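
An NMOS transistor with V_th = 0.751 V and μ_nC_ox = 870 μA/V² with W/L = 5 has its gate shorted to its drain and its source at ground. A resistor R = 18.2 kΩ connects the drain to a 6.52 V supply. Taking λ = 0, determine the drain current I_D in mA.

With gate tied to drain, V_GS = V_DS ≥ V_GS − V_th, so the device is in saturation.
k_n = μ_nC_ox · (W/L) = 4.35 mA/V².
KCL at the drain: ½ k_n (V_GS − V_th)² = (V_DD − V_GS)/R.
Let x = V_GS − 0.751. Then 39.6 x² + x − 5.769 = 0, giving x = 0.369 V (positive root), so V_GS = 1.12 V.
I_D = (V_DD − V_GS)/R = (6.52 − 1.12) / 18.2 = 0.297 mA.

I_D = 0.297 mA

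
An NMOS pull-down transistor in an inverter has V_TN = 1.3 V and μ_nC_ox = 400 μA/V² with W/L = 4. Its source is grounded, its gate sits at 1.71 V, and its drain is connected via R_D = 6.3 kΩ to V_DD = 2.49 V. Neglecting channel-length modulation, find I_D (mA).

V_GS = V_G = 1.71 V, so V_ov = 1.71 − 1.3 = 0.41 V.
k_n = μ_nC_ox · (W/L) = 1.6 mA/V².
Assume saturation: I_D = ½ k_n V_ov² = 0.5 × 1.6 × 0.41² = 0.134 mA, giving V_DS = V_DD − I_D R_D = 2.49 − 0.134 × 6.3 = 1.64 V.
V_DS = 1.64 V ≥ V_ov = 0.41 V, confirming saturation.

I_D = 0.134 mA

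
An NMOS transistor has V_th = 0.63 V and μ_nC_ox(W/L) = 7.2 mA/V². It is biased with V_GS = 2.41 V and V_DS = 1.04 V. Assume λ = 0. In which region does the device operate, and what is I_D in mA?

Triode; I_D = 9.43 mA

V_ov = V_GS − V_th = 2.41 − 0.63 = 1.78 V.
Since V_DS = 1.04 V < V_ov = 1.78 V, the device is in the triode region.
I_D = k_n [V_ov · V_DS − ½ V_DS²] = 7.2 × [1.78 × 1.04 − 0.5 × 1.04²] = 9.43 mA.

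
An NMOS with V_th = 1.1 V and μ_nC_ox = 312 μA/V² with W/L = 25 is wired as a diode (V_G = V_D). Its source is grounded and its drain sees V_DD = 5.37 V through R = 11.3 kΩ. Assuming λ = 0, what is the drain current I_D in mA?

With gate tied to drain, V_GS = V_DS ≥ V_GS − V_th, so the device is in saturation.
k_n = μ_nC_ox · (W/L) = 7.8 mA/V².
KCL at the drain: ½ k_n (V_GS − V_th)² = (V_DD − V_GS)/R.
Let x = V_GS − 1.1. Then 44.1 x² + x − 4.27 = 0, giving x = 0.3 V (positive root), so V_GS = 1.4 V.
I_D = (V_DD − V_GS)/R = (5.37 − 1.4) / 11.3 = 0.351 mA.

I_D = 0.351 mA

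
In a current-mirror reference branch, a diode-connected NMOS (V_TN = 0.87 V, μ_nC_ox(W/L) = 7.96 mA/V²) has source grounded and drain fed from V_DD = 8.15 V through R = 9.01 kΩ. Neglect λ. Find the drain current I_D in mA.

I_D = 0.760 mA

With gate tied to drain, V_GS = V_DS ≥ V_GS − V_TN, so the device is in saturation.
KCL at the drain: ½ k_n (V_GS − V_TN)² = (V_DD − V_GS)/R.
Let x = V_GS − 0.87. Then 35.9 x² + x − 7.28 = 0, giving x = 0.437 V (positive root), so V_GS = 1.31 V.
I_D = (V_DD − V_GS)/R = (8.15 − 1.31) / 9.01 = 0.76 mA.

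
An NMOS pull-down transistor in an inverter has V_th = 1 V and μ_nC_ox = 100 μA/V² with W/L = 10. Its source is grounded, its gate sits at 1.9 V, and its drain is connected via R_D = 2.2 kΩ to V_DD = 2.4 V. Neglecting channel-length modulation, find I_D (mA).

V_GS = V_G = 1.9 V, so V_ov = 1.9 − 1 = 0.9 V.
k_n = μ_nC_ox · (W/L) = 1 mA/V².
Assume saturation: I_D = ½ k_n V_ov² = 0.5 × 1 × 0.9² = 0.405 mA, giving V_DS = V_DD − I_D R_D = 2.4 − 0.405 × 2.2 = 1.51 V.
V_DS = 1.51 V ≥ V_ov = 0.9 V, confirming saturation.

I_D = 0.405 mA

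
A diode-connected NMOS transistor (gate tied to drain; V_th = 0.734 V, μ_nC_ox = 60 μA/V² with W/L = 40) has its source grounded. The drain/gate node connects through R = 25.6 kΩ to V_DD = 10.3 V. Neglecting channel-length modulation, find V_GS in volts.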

____________

Problem statement: Output the data in full, please, exactly as written.

Solved exercise:
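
An NMOS transistor with V_th = 0.751 V and μ_nC_ox = 870 μA/V² with W/L = 5 has its gate shorted to its drain and its source at ground. A resistor R = 18.2 kΩ connects the drain to a 6.52 V supply. Taking λ = 0, determine the drain current I_D in mA.

With gate tied to drain, V_GS = V_DS ≥ V_GS − V_th, so the device is in saturation.
k_n = μ_nC_ox · (W/L) = 4.35 mA/V².
KCL at the drain: ½ k_n (V_GS − V_th)² = (V_DD − V_GS)/R.
Let x = V_GS − 0.751. Then 39.6 x² + x − 5.769 = 0, giving x = 0.369 V (positive root), so V_GS = 1.12 V.
I_D = (V_DD − V_GS)/R = (6.52 − 1.12) / 18.2 = 0.297 mA.

I_D = 0.297 mA

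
An NMOS pull-down transistor in an inverter has V_TN = 1.3 V and μ_nC_ox = 400 μA/V² with W/L = 4. Its source is grounded, its gate sits at 1.71 V, and its drain is connected via R_D = 6.3 kΩ to V_DD = 2.49 V. Neglecting channel-length modulation, find I_D (mA).

V_GS = V_G = 1.71 V, so V_ov = 1.71 − 1.3 = 0.41 V.
k_n = μ_nC_ox · (W/L) = 1.6 mA/V².
Assume saturation: I_D = ½ k_n V_ov² = 0.5 × 1.6 × 0.41² = 0.134 mA, giving V_DS = V_DD − I_D R_D = 2.49 − 0.134 × 6.3 = 1.64 V.
V_DS = 1.64 V ≥ V_ov = 0.41 V, confirming saturation.

I_D = 0.134 mA

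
An NMOS transistor has V_th = 0.63 V and μ_nC_ox(W/L) = 7.2 mA/V². It is biased with V_GS = 2.41 V and V_DS = 1.04 V. Assume λ = 0. In which region does the device operate, and what is I_D in mA?

Triode; I_D = 9.43 mA

V_ov = V_GS − V_th = 2.41 − 0.63 = 1.78 V.
Since V_DS = 1.04 V < V_ov = 1.78 V, the device is in the triode region.
I_D = k_n [V_ov · V_DS − ½ V_DS²] = 7.2 × [1.78 × 1.04 − 0.5 × 1.04²] = 9.43 mA.

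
An NMOS with V_th = 1.1 V and μ_nC_ox = 312 μA/V² with W/L = 25 is wired as a diode (V_G = V_D). Its source is grounded and its drain sees V_DD = 5.37 V through R = 11.3 kΩ. Assuming λ = 0, what is the drain current I_D in mA?

With gate tied to drain, V_GS = V_DS ≥ V_GS − V_th, so the device is in saturation.
k_n = μ_nC_ox · (W/L) = 7.8 mA/V².
KCL at the drain: ½ k_n (V_GS − V_th)² = (V_DD − V_GS)/R.
Let x = V_GS − 1.1. Then 44.1 x² + x − 4.27 = 0, giving x = 0.3 V (positive root), so V_GS = 1.4 V.
I_D = (V_DD − V_GS)/R = (5.37 − 1.4) / 11.3 = 0.351 mA.

I_D = 0.351 mA

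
In a current-mirror reference branch, a diode-connected NMOS (V_TN = 0.87 V, μ_nC_ox(W/L) = 7.96 mA/V²) has source grounded and drain fed from V_DD = 8.15 V through R = 9.01 kΩ. Neglect λ. Find the drain current I_D in mA.

I_D = 0.760 mA

With gate tied to drain, V_GS = V_DS ≥ V_GS − V_TN, so the device is in saturation.
KCL at the drain: ½ k_n (V_GS − V_TN)² = (V_DD − V_GS)/R.
Let x = V_GS − 0.87. Then 35.9 x² + x − 7.28 = 0, giving x = 0.437 V (positive root), so V_GS = 1.31 V.
I_D = (V_DD − V_GS)/R = (8.15 − 1.31) / 9.01 = 0.76 mA.

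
An NMOS pull-down transistor in an inverter has V_th = 1 V and μ_nC_ox = 100 μA/V² with W/L = 10. Its source is grounded, its gate sits at 1.9 V, and its drain is connected via R_D = 2.2 kΩ to V_DD = 2.4 V. Neglecting channel-length modulation, find I_D (mA).

V_GS = V_G = 1.9 V, so V_ov = 1.9 − 1 = 0.9 V.
k_n = μ_nC_ox · (W/L) = 1 mA/V².
Assume saturation: I_D = ½ k_n V_ov² = 0.5 × 1 × 0.9² = 0.405 mA, giving V_DS = V_DD − I_D R_D = 2.4 − 0.405 × 2.2 = 1.51 V.
V_DS = 1.51 V ≥ V_ov = 0.9 V, confirming saturation.

I_D = 0.405 mA

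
A diode-connected NMOS transistor (gate tied to drain; V_th = 0.734 V, μ_nC_ox = 60 μA/V² with W/L = 40) has its source grounded. The drain/gate node connects through R = 25.6 kΩ to V_DD = 10.3 V. Neglecting channel-length modulation, find V_GS in volts.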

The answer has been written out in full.